(Records drawn from a dataset)
== Segment start ==

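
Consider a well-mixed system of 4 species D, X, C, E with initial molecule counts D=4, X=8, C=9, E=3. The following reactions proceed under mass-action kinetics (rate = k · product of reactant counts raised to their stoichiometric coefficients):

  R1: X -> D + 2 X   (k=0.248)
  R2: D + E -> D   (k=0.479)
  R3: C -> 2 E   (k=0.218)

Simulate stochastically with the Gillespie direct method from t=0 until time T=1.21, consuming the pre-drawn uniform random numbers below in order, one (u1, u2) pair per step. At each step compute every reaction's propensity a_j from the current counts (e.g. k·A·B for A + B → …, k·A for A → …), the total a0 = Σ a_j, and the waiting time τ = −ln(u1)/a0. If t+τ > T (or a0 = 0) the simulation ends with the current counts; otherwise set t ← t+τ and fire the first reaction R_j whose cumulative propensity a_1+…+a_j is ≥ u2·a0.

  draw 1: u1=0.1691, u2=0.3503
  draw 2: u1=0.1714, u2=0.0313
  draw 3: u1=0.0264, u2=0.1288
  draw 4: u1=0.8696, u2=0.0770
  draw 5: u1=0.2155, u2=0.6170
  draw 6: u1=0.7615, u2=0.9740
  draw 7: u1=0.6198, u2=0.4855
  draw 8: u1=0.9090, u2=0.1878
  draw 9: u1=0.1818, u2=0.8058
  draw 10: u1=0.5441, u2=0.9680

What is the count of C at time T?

t=0.000: D=4 X=8 C=9 E=3
Draw 1: a1=1.984, a2=5.748, a3=1.962, a0=9.694; τ=−ln(0.1691)/9.694=0.183 → t=0.183; u2·a0=0.3503·9.694=3.396; a1=1.984 < 3.396 ≤ a1+a2=7.732 → R2 fires; D=4 X=8 C=9 E=2
Draw 2: a1=1.984, a2=3.832, a3=1.962, a0=7.778; τ=−ln(0.1714)/7.778=0.227 → t=0.410; u2·a0=0.0313·7.778=0.243 ≤ a1=1.984 → R1 fires; D=5 X=9 C=9 E=2
Draw 3: a1=2.232, a2=4.790, a3=1.962, a0=8.984; τ=−ln(0.0264)/8.984=0.405 → t=0.815; u2·a0=0.1288·8.984=1.157 ≤ a1=2.232 → R1 fires; D=6 X=10 C=9 E=2
Draw 4: a1=2.480, a2=5.748, a3=1.962, a0=10.190; τ=−ln(0.8696)/10.190=0.014 → t=0.828; u2·a0=0.0770·10.190=0.785 ≤ a1=2.480 → R1 fires; D=7 X=11 C=9 E=2
Draw 5: a1=2.728, a2=6.706, a3=1.962, a0=11.396; τ=−ln(0.2155)/11.396=0.135 → t=0.963; u2·a0=0.6170·11.396=7.031; a1=2.728 < 7.031 ≤ a1+a2=9.434 → R2 fires; D=7 X=11 C=9 E=1
Draw 6: a1=2.728, a2=3.353, a3=1.962, a0=8.043; τ=−ln(0.7615)/8.043=0.034 → t=0.997; u2·a0=0.9740·8.043=7.834; a1+a2=6.081 < 7.834 ≤ a1+…+a3=8.043 → R3 fires; D=7 X=11 C=8 E=3
Draw 7: a1=2.728, a2=10.059, a3=1.744, a0=14.531; τ=−ln(0.6198)/14.531=0.033 → t=1.030; u2·a0=0.4855·14.531=7.055; a1=2.728 < 7.055 ≤ a1+a2=12.787 → R2 fires; D=7 X=11 C=8 E=2
Draw 8: a1=2.728, a2=6.706, a3=1.744, a0=11.178; τ=−ln(0.9090)/11.178=0.009 → t=1.038; u2·a0=0.1878·11.178=2.099 ≤ a1=2.728 → R1 fires; D=8 X=12 C=8 E=2
Draw 9: a1=2.976, a2=7.664, a3=1.744, a0=12.384; τ=−ln(0.1818)/12.384=0.138 → t=1.176; u2·a0=0.8058·12.384=9.979; a1=2.976 < 9.979 ≤ a1+a2=10.640 → R2 fires; D=8 X=12 C=8 E=1
Draw 10: a1=2.976, a2=3.832, a3=1.744, a0=8.552; τ=−ln(0.5441)/8.552=0.071 → t=1.247 > T=1.21: stop.
Read off C at T=1.21: 8

C at T = 8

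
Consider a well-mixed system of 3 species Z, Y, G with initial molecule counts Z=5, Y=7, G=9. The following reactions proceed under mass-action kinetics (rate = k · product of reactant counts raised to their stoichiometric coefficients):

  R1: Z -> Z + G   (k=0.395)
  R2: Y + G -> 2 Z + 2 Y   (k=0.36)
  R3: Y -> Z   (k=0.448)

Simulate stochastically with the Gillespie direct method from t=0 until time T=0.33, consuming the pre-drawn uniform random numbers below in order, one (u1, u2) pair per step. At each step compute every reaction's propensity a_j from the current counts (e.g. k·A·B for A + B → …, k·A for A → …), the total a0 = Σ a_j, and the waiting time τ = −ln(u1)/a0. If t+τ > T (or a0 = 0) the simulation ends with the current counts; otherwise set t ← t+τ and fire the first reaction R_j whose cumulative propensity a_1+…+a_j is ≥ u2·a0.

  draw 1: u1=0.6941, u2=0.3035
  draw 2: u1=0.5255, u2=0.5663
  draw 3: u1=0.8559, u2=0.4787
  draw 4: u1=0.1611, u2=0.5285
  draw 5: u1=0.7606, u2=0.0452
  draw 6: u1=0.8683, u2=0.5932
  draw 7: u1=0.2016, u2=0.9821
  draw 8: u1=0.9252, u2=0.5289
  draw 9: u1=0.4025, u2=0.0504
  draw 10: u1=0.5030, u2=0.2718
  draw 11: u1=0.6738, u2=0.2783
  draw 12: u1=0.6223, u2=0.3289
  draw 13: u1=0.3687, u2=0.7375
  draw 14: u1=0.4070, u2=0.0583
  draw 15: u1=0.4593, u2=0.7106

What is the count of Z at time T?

Z at T = 26

t=0.000: Z=5 Y=7 G=9
Draw 1: a1=1.975, a2=22.680, a3=3.136, a0=27.791; τ=−ln(0.6941)/27.791=0.013 → t=0.013; u2·a0=0.3035·27.791=8.435; a1=1.975 < 8.435 ≤ a1+a2=24.655 → R2 fires; Z=7 Y=8 G=8
Draw 2: a1=2.765, a2=23.040, a3=3.584, a0=29.389; τ=−ln(0.5255)/29.389=0.022 → t=0.035; u2·a0=0.5663·29.389=16.643; a1=2.765 < 16.643 ≤ a1+a2=25.805 → R2 fires; Z=9 Y=9 G=7
Draw 3: a1=3.555, a2=22.680, a3=4.032, a0=30.267; τ=−ln(0.8559)/30.267=0.005 → t=0.040; u2·a0=0.4787·30.267=14.489; a1=3.555 < 14.489 ≤ a1+a2=26.235 → R2 fires; Z=11 Y=10 G=6
Draw 4: a1=4.345, a2=21.600, a3=4.480, a0=30.425; τ=−ln(0.1611)/30.425=0.060 → t=0.100; u2·a0=0.5285·30.425=16.080; a1=4.345 < 16.080 ≤ a1+a2=25.945 → R2 fires; Z=13 Y=11 G=5
Draw 5: a1=5.135, a2=19.800, a3=4.928, a0=29.863; τ=−ln(0.7606)/29.863=0.009 → t=0.109; u2·a0=0.0452·29.863=1.350 ≤ a1=5.135 → R1 fires; Z=13 Y=11 G=6
Draw 6: a1=5.135, a2=23.760, a3=4.928, a0=33.823; τ=−ln(0.8683)/33.823=0.004 → t=0.114; u2·a0=0.5932·33.823=20.064; a1=5.135 < 20.064 ≤ a1+a2=28.895 → R2 fires; Z=15 Y=12 G=5
Draw 7: a1=5.925, a2=21.600, a3=5.376, a0=32.901; τ=−ln(0.2016)/32.901=0.049 → t=0.162; u2·a0=0.9821·32.901=32.312; a1+a2=27.525 < 32.312 ≤ a1+…+a3=32.901 → R3 fires; Z=16 Y=11 G=5
Draw 8: a1=6.320, a2=19.800, a3=4.928, a0=31.048; τ=−ln(0.9252)/31.048=0.003 → t=0.165; u2·a0=0.5289·31.048=16.421; a1=6.320 < 16.421 ≤ a1+a2=26.120 → R2 fires; Z=18 Y=12 G=4
Draw 9: a1=7.110, a2=17.280, a3=5.376, a0=29.766; τ=−ln(0.4025)/29.766=0.031 → t=0.195; u2·a0=0.0504·29.766=1.500 ≤ a1=7.110 → R1 fires; Z=18 Y=12 G=5
Draw 10: a1=7.110, a2=21.600, a3=5.376, a0=34.086; τ=−ln(0.5030)/34.086=0.020 → t=0.215; u2·a0=0.2718·34.086=9.265; a1=7.110 < 9.265 ≤ a1+a2=28.710 → R2 fires; Z=20 Y=13 G=4
Draw 11: a1=7.900, a2=18.720, a3=5.824, a0=32.444; τ=−ln(0.6738)/32.444=0.012 → t=0.228; u2·a0=0.2783·32.444=9.029; a1=7.900 < 9.029 ≤ a1+a2=26.620 → R2 fires; Z=22 Y=14 G=3
Draw 12: a1=8.690, a2=15.120, a3=6.272, a0=30.082; τ=−ln(0.6223)/30.082=0.016 → t=0.243; u2·a0=0.3289·30.082=9.894; a1=8.690 < 9.894 ≤ a1+a2=23.810 → R2 fires; Z=24 Y=15 G=2
Draw 13: a1=9.480, a2=10.800, a3=6.720, a0=27.000; τ=−ln(0.3687)/27.000=0.037 → t=0.280; u2·a0=0.7375·27.000=19.913; a1=9.480 < 19.913 ≤ a1+a2=20.280 → R2 fires; Z=26 Y=16 G=1
Draw 14: a1=10.270, a2=5.760, a3=7.168, a0=23.198; τ=−ln(0.4070)/23.198=0.039 → t=0.319; u2·a0=0.0583·23.198=1.352 ≤ a1=10.270 → R1 fires; Z=26 Y=16 G=2
Draw 15: a1=10.270, a2=11.520, a3=7.168, a0=28.958; τ=−ln(0.4593)/28.958=0.027 → t=0.346 > T=0.33: stop.
Read off Z at T=0.33: 26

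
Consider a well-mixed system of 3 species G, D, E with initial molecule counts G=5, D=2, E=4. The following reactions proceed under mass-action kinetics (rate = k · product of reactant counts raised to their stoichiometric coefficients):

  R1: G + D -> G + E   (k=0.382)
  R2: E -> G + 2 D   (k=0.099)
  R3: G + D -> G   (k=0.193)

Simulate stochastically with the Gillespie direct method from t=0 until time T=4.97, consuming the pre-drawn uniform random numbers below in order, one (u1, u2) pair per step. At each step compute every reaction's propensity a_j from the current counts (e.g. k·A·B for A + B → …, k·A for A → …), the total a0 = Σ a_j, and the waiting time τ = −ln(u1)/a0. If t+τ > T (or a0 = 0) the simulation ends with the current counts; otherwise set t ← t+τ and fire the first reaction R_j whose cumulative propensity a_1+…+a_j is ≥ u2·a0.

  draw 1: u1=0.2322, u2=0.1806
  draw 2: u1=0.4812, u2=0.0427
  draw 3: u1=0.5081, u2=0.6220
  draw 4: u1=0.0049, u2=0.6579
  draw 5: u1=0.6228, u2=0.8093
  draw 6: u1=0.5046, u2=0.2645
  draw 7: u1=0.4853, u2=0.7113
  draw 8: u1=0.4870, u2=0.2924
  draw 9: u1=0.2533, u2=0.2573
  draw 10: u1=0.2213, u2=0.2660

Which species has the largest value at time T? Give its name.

t=0.000: G=5 D=2 E=4
Draw 1: a1=3.820, a2=0.396, a3=1.930, a0=6.146; τ=−ln(0.2322)/6.146=0.238 → t=0.238; u2·a0=0.1806·6.146=1.110 ≤ a1=3.820 → R1 fires; G=5 D=1 E=5
Draw 2: a1=1.910, a2=0.495, a3=0.965, a0=3.370; τ=−ln(0.4812)/3.370=0.217 → t=0.455; u2·a0=0.0427·3.370=0.144 ≤ a1=1.910 → R1 fires; G=5 D=0 E=6
Draw 3: a1=0.000, a2=0.594, a3=0.000, a0=0.594; τ=−ln(0.5081)/0.594=1.140 → t=1.594; u2·a0=0.6220·0.594=0.369; a1=0.000 < 0.369 ≤ a1+a2=0.594 → R2 fires; G=6 D=2 E=5
Draw 4: a1=4.584, a2=0.495, a3=2.316, a0=7.395; τ=−ln(0.0049)/7.395=0.719 → t=2.314; u2·a0=0.6579·7.395=4.865; a1=4.584 < 4.865 ≤ a1+a2=5.079 → R2 fires; G=7 D=4 E=4
Draw 5: a1=10.696, a2=0.396, a3=5.404, a0=16.496; τ=−ln(0.6228)/16.496=0.029 → t=2.342; u2·a0=0.8093·16.496=13.350; a1+a2=11.092 < 13.350 ≤ a1+…+a3=16.496 → R3 fires; G=7 D=3 E=4
Draw 6: a1=8.022, a2=0.396, a3=4.053, a0=12.471; τ=−ln(0.5046)/12.471=0.055 → t=2.397; u2·a0=0.2645·12.471=3.299 ≤ a1=8.022 → R1 fires; G=7 D=2 E=5
Draw 7: a1=5.348, a2=0.495, a3=2.702, a0=8.545; τ=−ln(0.4853)/8.545=0.085 → t=2.482; u2·a0=0.7113·8.545=6.078; a1+a2=5.843 < 6.078 ≤ a1+…+a3=8.545 → R3 fires; G=7 D=1 E=5
Draw 8: a1=2.674, a2=0.495, a3=1.351, a0=4.520; τ=−ln(0.4870)/4.520=0.159 → t=2.641; u2·a0=0.2924·4.520=1.322 ≤ a1=2.674 → R1 fires; G=7 D=0 E=6
Draw 9: a1=0.000, a2=0.594, a3=0.000, a0=0.594; τ=−ln(0.2533)/0.594=2.312 → t=4.953; u2·a0=0.2573·0.594=0.153; a1=0.000 < 0.153 ≤ a1+a2=0.594 → R2 fires; G=8 D=2 E=5
Draw 10: a1=6.112, a2=0.495, a3=3.088, a0=9.695; τ=−ln(0.2213)/9.695=0.156 → t=5.108 > T=4.97: stop.
At T=4.97: G=8 D=2 E=5; the largest is G.

Dominant species at T: G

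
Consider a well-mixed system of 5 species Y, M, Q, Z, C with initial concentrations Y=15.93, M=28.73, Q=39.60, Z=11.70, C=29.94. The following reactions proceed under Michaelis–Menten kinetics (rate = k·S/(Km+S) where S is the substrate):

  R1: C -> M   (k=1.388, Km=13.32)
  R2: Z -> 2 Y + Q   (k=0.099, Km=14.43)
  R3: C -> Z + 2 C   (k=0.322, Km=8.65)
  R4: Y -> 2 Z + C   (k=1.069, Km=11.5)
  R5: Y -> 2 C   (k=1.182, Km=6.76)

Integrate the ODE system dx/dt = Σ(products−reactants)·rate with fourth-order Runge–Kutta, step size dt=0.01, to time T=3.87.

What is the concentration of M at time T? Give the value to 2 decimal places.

M at T = 32.55

RK4 with dt=0.01: 387 steps to T=3.87. Trajectory (selected grid times):
t=0.00: Y=15.93 M=28.73 Q=39.60 Z=11.70 C=29.94
t=0.43: Y=15.35 M=29.14 Q=39.62 Z=12.32 C=30.61
t=0.86: Y=14.78 M=29.56 Q=39.64 Z=12.93 C=31.26
t=1.29: Y=14.22 M=29.98 Q=39.66 Z=13.53 C=31.90
t=1.72: Y=13.66 M=30.40 Q=39.68 Z=14.12 C=32.52
t=2.15: Y=13.12 M=30.83 Q=39.70 Z=14.70 C=33.13
t=2.58: Y=12.59 M=31.26 Q=39.72 Z=15.28 C=33.72
t=3.01: Y=12.07 M=31.68 Q=39.75 Z=15.84 C=34.30
t=3.44: Y=11.55 M=32.11 Q=39.77 Z=16.40 C=34.86
t=3.87: Y=11.05 M=32.55 Q=39.79 Z=16.94 C=35.40
Read off M at T=3.87: 32.55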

== Segment end ==

TASK STATEMENT: The "Consider a well-mixed system of 5" line through the last line above: set these down exactly and add nothing else.

TASK ANSWER:
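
Consider a well-mixed system of 5 species Y, M, Q, Z, C with initial concentrations Y=15.93, M=28.73, Q=39.60, Z=11.70, C=29.94. The following reactions proceed under Michaelis–Menten kinetics (rate = k·S/(Km+S) where S is the substrate):

  R1: C -> M   (k=1.388, Km=13.32)
  R2: Z -> 2 Y + Q   (k=0.099, Km=14.43)
  R3: C -> Z + 2 C   (k=0.322, Km=8.65)
  R4: Y -> 2 Z + C   (k=1.069, Km=11.5)
  R5: Y -> 2 C   (k=1.182, Km=6.76)

Integrate the ODE system dx/dt = Σ(products−reactants)·rate with fourth-order Runge–Kutta, step size dt=0.01, to time T=3.87.

What is the concentration of M at time T? Give the value to 2 decimal places.

M at T = 32.55

RK4 with dt=0.01: 387 steps to T=3.87. Trajectory (selected grid times):
t=0.00: Y=15.93 M=28.73 Q=39.60 Z=11.70 C=29.94
t=0.43: Y=15.35 M=29.14 Q=39.62 Z=12.32 C=30.61
t=0.86: Y=14.78 M=29.56 Q=39.64 Z=12.93 C=31.26
t=1.29: Y=14.22 M=29.98 Q=39.66 Z=13.53 C=31.90
t=1.72: Y=13.66 M=30.40 Q=39.68 Z=14.12 C=32.52
t=2.15: Y=13.12 M=30.83 Q=39.70 Z=14.70 C=33.13
t=2.58: Y=12.59 M=31.26 Q=39.72 Z=15.28 C=33.72
t=3.01: Y=12.07 M=31.68 Q=39.75 Z=15.84 C=34.30
t=3.44: Y=11.55 M=32.11 Q=39.77 Z=16.40 C=34.86
t=3.87: Y=11.05 M=32.55 Q=39.79 Z=16.94 C=35.40
Read off M at T=3.87: 32.55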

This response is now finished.